[Records from a data source]
• • • • • • •

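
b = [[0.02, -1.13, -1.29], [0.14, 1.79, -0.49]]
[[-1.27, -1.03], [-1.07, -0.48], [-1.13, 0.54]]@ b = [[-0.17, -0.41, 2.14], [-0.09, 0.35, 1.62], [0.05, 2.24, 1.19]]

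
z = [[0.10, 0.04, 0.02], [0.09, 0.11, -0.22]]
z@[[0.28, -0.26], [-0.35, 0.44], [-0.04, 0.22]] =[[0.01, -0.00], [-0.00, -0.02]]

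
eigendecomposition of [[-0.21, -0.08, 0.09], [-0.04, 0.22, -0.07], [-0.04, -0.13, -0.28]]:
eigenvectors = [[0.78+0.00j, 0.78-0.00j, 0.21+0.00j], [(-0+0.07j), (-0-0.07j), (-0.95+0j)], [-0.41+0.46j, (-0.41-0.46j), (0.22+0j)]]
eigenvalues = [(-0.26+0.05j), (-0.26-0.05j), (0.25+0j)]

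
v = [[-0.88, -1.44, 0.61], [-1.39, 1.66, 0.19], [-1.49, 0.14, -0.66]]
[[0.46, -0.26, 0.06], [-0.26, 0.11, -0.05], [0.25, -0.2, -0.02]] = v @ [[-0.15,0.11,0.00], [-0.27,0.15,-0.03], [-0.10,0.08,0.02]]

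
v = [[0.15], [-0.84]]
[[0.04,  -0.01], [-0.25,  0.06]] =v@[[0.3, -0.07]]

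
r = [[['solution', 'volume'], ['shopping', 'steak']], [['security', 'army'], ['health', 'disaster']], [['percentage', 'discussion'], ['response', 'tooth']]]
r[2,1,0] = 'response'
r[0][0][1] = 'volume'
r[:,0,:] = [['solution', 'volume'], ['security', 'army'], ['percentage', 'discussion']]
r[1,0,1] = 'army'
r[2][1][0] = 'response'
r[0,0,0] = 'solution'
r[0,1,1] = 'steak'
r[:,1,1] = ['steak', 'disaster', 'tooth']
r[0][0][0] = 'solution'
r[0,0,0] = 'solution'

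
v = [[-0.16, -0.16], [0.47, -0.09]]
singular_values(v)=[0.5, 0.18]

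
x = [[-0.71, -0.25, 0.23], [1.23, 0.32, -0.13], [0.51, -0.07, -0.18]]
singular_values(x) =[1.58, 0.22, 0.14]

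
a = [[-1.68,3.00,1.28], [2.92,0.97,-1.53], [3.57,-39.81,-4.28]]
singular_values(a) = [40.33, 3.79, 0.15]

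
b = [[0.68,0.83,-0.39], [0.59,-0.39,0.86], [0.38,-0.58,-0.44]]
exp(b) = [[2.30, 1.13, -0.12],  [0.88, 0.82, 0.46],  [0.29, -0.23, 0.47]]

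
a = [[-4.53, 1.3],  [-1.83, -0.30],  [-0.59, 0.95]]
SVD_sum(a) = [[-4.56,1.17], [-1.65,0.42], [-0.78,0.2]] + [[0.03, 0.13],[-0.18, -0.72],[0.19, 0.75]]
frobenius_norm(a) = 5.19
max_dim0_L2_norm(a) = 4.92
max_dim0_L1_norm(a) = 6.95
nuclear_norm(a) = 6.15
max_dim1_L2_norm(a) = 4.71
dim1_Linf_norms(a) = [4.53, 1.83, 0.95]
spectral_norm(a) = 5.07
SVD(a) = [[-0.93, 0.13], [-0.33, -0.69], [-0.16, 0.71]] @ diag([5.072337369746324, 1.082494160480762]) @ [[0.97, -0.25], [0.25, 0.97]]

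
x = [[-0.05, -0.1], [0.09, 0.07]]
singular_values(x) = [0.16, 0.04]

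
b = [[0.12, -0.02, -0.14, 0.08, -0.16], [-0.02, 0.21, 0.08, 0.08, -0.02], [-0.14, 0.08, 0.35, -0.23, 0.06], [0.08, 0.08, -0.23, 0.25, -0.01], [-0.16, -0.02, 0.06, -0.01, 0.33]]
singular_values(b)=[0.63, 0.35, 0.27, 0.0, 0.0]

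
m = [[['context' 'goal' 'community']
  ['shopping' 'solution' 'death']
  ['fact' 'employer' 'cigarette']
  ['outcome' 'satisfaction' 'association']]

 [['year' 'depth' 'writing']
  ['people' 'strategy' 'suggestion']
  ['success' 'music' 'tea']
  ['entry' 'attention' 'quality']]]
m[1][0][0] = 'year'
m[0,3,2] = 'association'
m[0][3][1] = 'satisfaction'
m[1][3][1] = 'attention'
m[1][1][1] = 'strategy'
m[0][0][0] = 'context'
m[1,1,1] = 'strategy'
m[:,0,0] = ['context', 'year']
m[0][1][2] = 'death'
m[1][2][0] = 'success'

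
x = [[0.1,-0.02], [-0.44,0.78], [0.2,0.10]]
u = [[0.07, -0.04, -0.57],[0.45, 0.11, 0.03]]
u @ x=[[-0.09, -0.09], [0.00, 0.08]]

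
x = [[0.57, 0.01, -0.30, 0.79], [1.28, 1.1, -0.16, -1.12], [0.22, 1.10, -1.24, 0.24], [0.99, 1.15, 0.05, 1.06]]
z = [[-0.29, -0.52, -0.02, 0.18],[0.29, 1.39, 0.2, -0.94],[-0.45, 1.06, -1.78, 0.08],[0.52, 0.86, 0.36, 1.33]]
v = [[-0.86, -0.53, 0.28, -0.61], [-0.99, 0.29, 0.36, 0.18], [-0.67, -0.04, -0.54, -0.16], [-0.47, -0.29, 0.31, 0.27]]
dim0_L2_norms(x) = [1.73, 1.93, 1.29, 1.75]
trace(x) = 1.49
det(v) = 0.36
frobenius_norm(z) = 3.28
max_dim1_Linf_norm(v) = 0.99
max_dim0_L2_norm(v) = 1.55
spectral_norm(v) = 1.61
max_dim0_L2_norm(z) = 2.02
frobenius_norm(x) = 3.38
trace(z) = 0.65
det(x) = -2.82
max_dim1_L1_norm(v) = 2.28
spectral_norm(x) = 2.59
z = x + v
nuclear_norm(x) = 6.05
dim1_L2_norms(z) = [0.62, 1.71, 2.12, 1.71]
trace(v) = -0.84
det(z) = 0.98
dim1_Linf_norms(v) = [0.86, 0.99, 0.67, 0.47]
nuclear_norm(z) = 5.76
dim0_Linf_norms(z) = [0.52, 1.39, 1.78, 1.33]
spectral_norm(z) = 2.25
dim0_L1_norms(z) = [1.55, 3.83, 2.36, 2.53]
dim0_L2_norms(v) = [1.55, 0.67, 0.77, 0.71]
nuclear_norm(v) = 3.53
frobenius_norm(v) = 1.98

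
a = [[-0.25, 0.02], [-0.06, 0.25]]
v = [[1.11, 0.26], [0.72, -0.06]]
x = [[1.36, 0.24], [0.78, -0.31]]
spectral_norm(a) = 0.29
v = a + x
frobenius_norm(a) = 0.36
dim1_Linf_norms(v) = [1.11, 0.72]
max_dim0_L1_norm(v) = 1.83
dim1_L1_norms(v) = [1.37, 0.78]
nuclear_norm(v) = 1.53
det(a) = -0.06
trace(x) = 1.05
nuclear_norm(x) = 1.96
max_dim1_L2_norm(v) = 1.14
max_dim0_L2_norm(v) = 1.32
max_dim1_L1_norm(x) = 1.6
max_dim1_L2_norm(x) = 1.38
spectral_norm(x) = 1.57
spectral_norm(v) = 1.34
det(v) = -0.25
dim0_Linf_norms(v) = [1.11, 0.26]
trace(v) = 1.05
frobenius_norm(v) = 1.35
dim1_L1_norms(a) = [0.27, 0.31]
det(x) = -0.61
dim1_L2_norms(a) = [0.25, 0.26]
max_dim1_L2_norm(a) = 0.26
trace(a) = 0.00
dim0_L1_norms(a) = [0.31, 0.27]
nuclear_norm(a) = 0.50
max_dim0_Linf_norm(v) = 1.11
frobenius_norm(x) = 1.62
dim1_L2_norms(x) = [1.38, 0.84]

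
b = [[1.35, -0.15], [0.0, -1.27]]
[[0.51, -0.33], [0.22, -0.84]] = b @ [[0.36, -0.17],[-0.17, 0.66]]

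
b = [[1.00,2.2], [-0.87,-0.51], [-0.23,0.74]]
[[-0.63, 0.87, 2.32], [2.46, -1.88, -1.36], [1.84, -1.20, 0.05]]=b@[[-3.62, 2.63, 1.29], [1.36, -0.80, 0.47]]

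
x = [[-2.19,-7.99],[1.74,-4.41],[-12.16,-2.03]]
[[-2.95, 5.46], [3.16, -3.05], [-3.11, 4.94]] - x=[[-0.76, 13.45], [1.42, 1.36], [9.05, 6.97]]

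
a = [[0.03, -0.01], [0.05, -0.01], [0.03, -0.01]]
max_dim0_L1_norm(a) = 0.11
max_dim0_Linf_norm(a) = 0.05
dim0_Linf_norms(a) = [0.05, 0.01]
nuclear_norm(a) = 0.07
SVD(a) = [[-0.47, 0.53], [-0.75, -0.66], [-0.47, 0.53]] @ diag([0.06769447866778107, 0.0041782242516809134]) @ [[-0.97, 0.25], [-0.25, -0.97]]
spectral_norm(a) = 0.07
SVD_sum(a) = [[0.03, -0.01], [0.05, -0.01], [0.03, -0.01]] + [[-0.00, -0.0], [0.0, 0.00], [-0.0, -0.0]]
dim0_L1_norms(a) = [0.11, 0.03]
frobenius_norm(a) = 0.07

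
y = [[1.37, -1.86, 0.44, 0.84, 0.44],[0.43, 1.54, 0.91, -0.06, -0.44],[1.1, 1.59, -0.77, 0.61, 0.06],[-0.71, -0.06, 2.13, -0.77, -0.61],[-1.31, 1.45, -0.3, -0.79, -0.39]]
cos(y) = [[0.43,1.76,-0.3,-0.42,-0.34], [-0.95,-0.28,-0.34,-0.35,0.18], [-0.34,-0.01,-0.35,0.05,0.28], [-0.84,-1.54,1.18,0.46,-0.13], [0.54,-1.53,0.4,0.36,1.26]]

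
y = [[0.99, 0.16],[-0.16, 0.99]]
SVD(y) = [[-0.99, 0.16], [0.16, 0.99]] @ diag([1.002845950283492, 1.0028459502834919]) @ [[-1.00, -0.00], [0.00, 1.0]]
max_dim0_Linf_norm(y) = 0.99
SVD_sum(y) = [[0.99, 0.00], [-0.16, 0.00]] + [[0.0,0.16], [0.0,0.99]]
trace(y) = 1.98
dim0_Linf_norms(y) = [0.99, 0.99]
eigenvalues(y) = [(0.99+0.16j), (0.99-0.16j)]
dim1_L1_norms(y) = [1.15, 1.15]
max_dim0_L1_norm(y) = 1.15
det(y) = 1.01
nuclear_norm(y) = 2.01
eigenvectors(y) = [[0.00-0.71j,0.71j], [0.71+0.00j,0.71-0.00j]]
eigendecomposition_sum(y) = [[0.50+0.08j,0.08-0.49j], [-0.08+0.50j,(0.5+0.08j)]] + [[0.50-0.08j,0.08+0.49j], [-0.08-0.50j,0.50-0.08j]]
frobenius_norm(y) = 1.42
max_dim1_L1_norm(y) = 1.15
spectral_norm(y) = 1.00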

• • • • • • •

- WHAT IS NEEDED -
What you give back should be only the lines of the records above, starting at the line with "max_dim0_Linf_norm(v) = 1.11" and ending at the line with "max_dim0_Linf_norm(a) = 0.05", restated word for word.

- ANSWER BELOW -
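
max_dim0_Linf_norm(v) = 1.11
frobenius_norm(x) = 1.62
dim1_L2_norms(x) = [1.38, 0.84]

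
b = [[1.35, -0.15], [0.0, -1.27]]
[[0.51, -0.33], [0.22, -0.84]] = b @ [[0.36, -0.17],[-0.17, 0.66]]

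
b = [[1.00,2.2], [-0.87,-0.51], [-0.23,0.74]]
[[-0.63, 0.87, 2.32], [2.46, -1.88, -1.36], [1.84, -1.20, 0.05]]=b@[[-3.62, 2.63, 1.29], [1.36, -0.80, 0.47]]

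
x = [[-2.19,-7.99],[1.74,-4.41],[-12.16,-2.03]]
[[-2.95, 5.46], [3.16, -3.05], [-3.11, 4.94]] - x=[[-0.76, 13.45], [1.42, 1.36], [9.05, 6.97]]

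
a = [[0.03, -0.01], [0.05, -0.01], [0.03, -0.01]]
max_dim0_L1_norm(a) = 0.11
max_dim0_Linf_norm(a) = 0.05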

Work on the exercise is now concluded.